— Saved entries —
════════════════

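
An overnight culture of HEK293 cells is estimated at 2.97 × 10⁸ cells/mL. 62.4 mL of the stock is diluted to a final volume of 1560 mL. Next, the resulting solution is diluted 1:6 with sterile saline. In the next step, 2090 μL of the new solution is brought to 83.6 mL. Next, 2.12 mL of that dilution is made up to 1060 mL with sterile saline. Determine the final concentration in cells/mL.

99.0 cells/mL

Overall dilution factor = 25 × 6 × 40 × 500 = 3.00 × 10⁶.
2.97 × 10⁸ cells/mL / 3.00 × 10⁶ = 99.0 cells/mL.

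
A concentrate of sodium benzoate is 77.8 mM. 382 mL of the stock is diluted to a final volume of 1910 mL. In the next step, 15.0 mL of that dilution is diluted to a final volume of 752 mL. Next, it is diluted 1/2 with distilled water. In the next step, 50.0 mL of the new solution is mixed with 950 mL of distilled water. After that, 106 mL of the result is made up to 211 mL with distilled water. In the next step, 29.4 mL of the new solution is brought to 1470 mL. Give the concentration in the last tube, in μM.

Overall dilution factor = 5 × 50.13 × 2 × 20 × 1.991 × 50 = 9.98 × 10⁵.
77.8 mM / 9.98 × 10⁵ = 7.80 × 10⁻⁵ mM = 0.0780 μM.

0.0780 μM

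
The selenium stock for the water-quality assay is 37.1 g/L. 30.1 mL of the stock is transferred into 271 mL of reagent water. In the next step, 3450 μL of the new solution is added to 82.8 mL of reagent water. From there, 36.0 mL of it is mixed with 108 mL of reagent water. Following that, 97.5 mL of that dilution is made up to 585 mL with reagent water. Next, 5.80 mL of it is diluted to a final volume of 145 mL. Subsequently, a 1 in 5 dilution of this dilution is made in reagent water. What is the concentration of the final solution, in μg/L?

49.5 μg/L

Overall dilution factor = 10.00 × 25 × 4 × 6 × 25 × 5 = 7.50 × 10⁵.
37.1 g/L / 7.50 × 10⁵ = 4.95 × 10⁻⁵ g/L = 49.5 μg/L.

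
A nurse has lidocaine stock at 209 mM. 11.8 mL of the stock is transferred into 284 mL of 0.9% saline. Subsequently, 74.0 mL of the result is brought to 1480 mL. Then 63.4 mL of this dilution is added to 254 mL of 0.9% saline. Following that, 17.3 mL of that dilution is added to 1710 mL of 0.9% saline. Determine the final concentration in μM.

Overall dilution factor = 25.07 × 20 × 5.006 × 99.84 = 2.51 × 10⁵.
209 mM / 2.51 × 10⁵ = 8.34 × 10⁻⁴ mM = 0.834 μM.

0.834 μM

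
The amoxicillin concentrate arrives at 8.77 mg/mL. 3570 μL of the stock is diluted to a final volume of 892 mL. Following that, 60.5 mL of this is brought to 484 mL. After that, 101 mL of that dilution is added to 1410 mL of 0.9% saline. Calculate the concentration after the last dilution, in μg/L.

293 μg/L

Overall dilution factor = 249.9 × 8 × 14.96 = 2.99 × 10⁴.
8.77 mg/mL / 2.99 × 10⁴ = 2.93 × 10⁻⁴ mg/mL = 293 μg/L.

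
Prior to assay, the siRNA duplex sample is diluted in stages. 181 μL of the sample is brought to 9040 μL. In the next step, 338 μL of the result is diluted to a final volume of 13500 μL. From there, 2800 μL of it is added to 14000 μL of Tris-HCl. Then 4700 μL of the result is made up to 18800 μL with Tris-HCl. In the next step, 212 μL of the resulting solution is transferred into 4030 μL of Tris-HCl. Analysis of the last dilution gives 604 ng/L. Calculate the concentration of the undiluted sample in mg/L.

Overall dilution factor = 49.94 × 39.94 × 6 × 4 × 20.01 = 9.58 × 10⁵.
Original = 604 ng/L × 9.58 × 10⁵ = 5.79 × 10⁸ ng/L = 579 mg/L.

579 mg/L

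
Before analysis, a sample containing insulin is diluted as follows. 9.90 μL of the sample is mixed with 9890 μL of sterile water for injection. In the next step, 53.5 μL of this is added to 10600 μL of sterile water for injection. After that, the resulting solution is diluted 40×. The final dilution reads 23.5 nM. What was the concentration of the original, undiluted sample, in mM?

187 mM

Overall dilution factor = 1000.0 × 199.1 × 40 = 7.97 × 10⁶.
Original = 23.5 nM × 7.97 × 10⁶ = 1.87 × 10⁸ nM = 187 mM.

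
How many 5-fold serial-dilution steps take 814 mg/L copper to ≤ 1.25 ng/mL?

9

Need 5ⁿ ≥ 6.51 × 10⁵, so n ≥ log(6.51 × 10⁵)/log(5) = 8.32.
Minimum whole steps: n = 9.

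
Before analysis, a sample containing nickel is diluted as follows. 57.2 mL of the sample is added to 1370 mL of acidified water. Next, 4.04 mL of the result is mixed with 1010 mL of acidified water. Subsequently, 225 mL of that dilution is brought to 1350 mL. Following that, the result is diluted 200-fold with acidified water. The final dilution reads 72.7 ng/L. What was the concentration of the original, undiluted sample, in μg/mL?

Overall dilution factor = 24.95 × 251 × 6 × 200 = 7.52 × 10⁶.
Original = 72.7 ng/L × 7.52 × 10⁶ = 5.46 × 10⁸ ng/L = 546 μg/mL.

546 μg/mL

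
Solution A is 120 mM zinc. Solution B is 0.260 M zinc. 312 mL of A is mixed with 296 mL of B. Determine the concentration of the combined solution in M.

0.188 M

C_B = 0.260 M = 260 mM.
C_mix = (C_A·V_A + C_B·V_B)/(V_A + V_B) = (120×312 + 260×296) / 608.0 = 188 mM = 0.188 M.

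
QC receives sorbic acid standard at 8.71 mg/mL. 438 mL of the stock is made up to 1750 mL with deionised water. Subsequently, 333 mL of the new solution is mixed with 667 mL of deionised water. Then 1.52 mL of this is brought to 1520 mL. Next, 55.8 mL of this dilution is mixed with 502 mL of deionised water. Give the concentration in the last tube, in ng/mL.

Overall dilution factor = 3.995 × 3.003 × 1000 × 9.996 = 1.20 × 10⁵.
8.71 mg/mL / 1.20 × 10⁵ = 7.26 × 10⁻⁵ mg/mL = 72.6 ng/mL.

72.6 ng/mL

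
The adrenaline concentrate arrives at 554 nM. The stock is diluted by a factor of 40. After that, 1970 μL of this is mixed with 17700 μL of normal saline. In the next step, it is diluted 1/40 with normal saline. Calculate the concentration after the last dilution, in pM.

Overall dilution factor = 40 × 9.985 × 40 = 1.60 × 10⁴.
554 nM / 1.60 × 10⁴ = 0.0347 nM = 34.7 pM.

34.7 pM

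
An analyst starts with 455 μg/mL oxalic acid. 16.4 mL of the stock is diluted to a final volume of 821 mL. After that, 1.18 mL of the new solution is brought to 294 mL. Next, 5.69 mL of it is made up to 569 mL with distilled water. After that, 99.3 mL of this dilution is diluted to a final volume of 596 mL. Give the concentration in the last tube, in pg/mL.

Overall dilution factor = 50.06 × 249.2 × 100 × 6.002 = 7.49 × 10⁶.
455 μg/mL / 7.49 × 10⁶ = 6.08 × 10⁻⁵ μg/mL = 60.8 pg/mL.

60.8 pg/mL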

════════════════

— Exercise instructions —
Word for word, restate the lines running from the one containing "QC receives sorbic" through the final line of the records above, and nothing besides.

— Written response —
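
QC receives sorbic acid standard at 8.71 mg/mL. 438 mL of the stock is made up to 1750 mL with deionised water. Subsequently, 333 mL of the new solution is mixed with 667 mL of deionised water. Then 1.52 mL of this is brought to 1520 mL. Next, 55.8 mL of this dilution is mixed with 502 mL of deionised water. Give the concentration in the last tube, in ng/mL.

Overall dilution factor = 3.995 × 3.003 × 1000 × 9.996 = 1.20 × 10⁵.
8.71 mg/mL / 1.20 × 10⁵ = 7.26 × 10⁻⁵ mg/mL = 72.6 ng/mL.

72.6 ng/mL

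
The adrenaline concentrate arrives at 554 nM. The stock is diluted by a factor of 40. After that, 1970 μL of this is mixed with 17700 μL of normal saline. In the next step, it is diluted 1/40 with normal saline. Calculate the concentration after the last dilution, in pM.

Overall dilution factor = 40 × 9.985 × 40 = 1.60 × 10⁴.
554 nM / 1.60 × 10⁴ = 0.0347 nM = 34.7 pM.

34.7 pM

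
An analyst starts with 455 μg/mL oxalic acid. 16.4 mL of the stock is diluted to a final volume of 821 mL. After that, 1.18 mL of the new solution is brought to 294 mL. Next, 5.69 mL of it is made up to 569 mL with distilled water. After that, 99.3 mL of this dilution is diluted to a final volume of 596 mL. Give the concentration in the last tube, in pg/mL.

Overall dilution factor = 50.06 × 249.2 × 100 × 6.002 = 7.49 × 10⁶.
455 μg/mL / 7.49 × 10⁶ = 6.08 × 10⁻⁵ μg/mL = 60.8 pg/mL.

60.8 pg/mL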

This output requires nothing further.